### EXERCISE DESCRIPTION
Set down, please, exactly the lines below that run from the line with "Iteratively Factor: m^3" to the line with "gcd(u^2 + 3*u/2", both lines included.

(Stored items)

----------

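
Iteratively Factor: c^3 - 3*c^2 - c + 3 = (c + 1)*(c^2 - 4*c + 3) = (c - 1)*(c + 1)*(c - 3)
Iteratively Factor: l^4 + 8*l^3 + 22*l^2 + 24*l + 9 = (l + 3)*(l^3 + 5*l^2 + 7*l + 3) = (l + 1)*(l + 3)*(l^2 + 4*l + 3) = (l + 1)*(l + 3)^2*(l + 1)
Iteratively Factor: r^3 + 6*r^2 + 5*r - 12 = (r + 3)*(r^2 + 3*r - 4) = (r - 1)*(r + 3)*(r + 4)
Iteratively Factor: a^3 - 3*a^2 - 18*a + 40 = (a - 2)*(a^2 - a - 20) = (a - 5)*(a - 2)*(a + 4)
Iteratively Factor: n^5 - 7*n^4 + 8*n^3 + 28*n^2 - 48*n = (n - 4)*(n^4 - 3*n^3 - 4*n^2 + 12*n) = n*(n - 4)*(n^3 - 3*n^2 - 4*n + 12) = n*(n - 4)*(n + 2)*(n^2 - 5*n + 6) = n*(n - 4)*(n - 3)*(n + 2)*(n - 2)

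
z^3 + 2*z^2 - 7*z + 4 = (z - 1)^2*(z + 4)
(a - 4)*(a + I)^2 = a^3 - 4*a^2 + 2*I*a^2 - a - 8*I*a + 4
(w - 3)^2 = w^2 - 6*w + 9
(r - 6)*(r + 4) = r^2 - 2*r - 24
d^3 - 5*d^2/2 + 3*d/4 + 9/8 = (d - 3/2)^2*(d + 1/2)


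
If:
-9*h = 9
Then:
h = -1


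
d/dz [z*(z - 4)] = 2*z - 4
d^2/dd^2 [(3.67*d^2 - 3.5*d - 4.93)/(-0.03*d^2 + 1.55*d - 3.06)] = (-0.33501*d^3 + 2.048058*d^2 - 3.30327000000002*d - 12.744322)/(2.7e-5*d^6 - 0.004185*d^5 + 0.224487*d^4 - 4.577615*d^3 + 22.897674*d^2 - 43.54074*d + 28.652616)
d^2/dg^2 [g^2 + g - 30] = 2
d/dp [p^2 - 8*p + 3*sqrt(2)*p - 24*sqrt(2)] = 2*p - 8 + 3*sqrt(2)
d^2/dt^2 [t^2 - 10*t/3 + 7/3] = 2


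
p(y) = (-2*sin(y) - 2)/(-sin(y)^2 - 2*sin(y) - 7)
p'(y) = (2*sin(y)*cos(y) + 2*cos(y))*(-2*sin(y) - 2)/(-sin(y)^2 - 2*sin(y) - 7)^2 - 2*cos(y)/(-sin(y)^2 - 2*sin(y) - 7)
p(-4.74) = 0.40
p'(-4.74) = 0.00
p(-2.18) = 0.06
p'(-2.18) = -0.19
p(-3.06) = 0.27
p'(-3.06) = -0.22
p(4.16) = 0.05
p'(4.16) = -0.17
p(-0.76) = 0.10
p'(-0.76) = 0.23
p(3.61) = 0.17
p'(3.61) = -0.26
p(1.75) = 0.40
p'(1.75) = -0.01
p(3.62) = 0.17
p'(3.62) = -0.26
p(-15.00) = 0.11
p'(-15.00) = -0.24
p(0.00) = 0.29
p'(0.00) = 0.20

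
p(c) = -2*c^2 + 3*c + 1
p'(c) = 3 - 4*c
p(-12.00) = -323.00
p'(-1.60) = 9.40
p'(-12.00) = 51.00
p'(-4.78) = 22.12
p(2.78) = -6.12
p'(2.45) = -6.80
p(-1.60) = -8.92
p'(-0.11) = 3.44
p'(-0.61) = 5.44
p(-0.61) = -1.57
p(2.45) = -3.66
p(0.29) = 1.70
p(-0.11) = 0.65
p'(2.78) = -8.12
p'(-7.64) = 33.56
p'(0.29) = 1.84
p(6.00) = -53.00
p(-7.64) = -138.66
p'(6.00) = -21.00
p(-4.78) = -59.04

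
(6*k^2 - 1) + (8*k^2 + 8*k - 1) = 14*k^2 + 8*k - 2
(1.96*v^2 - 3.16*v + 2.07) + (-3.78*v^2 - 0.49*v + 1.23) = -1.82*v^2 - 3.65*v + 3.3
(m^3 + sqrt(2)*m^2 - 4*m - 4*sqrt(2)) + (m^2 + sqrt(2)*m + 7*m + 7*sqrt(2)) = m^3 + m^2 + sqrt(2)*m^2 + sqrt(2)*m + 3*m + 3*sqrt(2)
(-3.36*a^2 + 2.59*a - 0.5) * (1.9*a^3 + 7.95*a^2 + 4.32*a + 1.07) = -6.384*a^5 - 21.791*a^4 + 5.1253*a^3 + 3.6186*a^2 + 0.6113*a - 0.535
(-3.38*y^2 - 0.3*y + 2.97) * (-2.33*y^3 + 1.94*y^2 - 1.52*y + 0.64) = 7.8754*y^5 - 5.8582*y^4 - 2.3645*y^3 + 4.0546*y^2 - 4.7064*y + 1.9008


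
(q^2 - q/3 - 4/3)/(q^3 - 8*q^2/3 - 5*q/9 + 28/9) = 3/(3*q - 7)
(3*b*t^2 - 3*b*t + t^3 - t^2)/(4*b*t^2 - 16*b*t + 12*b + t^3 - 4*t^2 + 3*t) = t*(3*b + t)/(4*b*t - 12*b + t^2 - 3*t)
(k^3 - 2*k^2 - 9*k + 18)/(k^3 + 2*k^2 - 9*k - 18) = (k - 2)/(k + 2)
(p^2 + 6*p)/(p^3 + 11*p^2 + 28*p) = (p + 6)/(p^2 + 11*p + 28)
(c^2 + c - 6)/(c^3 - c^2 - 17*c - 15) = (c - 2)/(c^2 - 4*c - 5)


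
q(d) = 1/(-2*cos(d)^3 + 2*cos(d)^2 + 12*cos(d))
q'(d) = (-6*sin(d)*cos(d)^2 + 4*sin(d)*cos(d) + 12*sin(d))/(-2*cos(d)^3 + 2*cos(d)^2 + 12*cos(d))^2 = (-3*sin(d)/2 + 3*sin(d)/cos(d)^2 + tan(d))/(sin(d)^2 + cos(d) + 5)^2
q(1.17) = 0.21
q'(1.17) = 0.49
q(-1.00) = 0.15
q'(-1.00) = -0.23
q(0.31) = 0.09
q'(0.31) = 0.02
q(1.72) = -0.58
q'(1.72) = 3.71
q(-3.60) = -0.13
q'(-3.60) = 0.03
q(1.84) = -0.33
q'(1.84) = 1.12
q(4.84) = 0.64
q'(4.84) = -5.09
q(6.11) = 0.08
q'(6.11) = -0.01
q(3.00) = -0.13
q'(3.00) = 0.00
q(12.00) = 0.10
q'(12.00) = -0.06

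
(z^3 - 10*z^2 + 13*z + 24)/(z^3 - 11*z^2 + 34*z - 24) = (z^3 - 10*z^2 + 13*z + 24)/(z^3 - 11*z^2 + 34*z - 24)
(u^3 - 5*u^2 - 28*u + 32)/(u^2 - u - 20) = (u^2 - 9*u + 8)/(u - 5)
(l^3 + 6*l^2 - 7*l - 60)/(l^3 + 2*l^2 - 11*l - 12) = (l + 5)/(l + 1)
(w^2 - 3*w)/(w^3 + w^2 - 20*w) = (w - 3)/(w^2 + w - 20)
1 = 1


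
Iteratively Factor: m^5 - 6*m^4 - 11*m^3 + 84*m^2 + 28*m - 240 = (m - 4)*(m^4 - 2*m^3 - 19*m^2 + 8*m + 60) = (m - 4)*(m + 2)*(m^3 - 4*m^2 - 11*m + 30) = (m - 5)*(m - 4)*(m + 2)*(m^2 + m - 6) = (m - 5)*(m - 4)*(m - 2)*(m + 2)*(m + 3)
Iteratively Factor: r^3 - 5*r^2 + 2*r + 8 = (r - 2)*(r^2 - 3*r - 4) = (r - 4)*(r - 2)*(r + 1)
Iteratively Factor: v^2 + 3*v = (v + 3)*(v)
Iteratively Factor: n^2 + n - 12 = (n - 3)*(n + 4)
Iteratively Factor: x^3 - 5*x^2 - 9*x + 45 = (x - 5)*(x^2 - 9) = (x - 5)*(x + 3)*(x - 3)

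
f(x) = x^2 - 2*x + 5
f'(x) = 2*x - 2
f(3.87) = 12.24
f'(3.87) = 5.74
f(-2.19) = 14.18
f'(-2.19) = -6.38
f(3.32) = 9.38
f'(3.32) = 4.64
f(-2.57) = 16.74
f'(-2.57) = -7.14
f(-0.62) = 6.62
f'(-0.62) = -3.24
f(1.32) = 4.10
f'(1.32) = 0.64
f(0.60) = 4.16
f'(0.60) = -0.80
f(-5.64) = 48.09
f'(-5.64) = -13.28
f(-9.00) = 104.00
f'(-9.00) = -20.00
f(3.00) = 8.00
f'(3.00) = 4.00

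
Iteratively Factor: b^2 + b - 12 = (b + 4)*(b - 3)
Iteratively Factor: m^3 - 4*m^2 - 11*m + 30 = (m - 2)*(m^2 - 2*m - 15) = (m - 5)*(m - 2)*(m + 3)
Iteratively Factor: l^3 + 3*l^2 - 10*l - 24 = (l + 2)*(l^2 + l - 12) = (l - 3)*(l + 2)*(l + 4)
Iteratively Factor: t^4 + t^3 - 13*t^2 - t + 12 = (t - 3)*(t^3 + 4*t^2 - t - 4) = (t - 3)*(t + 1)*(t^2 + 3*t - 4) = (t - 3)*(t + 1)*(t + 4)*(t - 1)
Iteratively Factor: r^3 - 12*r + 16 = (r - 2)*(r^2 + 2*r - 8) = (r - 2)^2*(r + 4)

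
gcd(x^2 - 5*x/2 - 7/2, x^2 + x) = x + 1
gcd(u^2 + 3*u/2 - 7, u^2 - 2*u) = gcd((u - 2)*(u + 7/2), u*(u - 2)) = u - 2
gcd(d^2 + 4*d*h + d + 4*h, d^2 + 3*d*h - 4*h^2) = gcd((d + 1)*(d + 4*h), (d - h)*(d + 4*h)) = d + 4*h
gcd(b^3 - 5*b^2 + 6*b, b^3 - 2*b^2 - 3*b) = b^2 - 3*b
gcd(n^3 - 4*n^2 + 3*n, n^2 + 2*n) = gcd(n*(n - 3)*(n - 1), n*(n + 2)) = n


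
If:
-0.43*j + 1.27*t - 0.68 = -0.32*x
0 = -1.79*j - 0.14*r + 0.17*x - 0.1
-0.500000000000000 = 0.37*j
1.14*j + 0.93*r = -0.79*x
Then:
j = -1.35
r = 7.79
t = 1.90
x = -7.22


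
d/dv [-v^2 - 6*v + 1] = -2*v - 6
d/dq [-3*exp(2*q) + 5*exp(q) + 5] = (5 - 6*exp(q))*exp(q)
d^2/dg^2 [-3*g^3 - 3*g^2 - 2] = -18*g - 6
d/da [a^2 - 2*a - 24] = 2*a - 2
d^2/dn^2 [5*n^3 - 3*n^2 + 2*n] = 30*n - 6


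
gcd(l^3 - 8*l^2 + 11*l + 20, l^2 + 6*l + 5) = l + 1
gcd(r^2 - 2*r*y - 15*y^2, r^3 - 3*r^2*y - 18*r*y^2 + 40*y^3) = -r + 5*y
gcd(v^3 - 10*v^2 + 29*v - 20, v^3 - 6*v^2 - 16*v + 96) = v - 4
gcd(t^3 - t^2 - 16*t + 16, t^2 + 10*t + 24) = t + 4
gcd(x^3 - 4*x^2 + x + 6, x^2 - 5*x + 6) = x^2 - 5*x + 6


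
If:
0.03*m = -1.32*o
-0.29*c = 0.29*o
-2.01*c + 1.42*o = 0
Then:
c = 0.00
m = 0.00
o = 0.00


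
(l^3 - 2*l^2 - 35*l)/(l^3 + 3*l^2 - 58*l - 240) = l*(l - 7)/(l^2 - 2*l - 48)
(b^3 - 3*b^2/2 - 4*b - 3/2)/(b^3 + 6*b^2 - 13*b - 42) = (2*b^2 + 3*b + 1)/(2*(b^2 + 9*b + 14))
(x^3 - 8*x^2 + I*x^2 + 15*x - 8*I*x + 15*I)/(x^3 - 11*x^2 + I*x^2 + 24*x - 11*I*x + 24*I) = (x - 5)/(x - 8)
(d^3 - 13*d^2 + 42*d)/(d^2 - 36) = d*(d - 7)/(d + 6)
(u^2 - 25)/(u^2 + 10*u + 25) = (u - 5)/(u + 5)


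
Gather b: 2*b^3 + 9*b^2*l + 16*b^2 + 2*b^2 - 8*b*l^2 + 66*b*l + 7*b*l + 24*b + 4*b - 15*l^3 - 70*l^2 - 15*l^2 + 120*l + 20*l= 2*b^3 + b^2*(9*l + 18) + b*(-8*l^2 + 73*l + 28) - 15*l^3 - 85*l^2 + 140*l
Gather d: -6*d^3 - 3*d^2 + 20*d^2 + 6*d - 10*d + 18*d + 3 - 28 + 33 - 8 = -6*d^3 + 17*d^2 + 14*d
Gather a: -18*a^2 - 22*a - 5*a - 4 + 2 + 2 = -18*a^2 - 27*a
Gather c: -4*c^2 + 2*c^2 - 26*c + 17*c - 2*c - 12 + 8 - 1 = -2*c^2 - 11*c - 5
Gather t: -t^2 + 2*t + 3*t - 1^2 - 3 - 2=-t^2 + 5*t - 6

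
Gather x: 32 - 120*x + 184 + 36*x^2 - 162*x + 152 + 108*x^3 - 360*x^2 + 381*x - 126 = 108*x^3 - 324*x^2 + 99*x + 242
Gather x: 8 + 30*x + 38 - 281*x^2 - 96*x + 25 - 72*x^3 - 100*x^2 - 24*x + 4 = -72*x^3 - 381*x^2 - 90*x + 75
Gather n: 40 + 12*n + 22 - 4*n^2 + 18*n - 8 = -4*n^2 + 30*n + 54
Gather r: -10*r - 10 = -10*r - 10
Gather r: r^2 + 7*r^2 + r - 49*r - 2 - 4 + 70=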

----------

### REPLY
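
Iteratively Factor: m^3 - 4*m^2 - 11*m + 30 = (m - 2)*(m^2 - 2*m - 15) = (m - 5)*(m - 2)*(m + 3)
Iteratively Factor: l^3 + 3*l^2 - 10*l - 24 = (l + 2)*(l^2 + l - 12) = (l - 3)*(l + 2)*(l + 4)
Iteratively Factor: t^4 + t^3 - 13*t^2 - t + 12 = (t - 3)*(t^3 + 4*t^2 - t - 4) = (t - 3)*(t + 1)*(t^2 + 3*t - 4) = (t - 3)*(t + 1)*(t + 4)*(t - 1)
Iteratively Factor: r^3 - 12*r + 16 = (r - 2)*(r^2 + 2*r - 8) = (r - 2)^2*(r + 4)

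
gcd(x^2 - 5*x/2 - 7/2, x^2 + x) = x + 1
gcd(u^2 + 3*u/2 - 7, u^2 - 2*u) = gcd((u - 2)*(u + 7/2), u*(u - 2)) = u - 2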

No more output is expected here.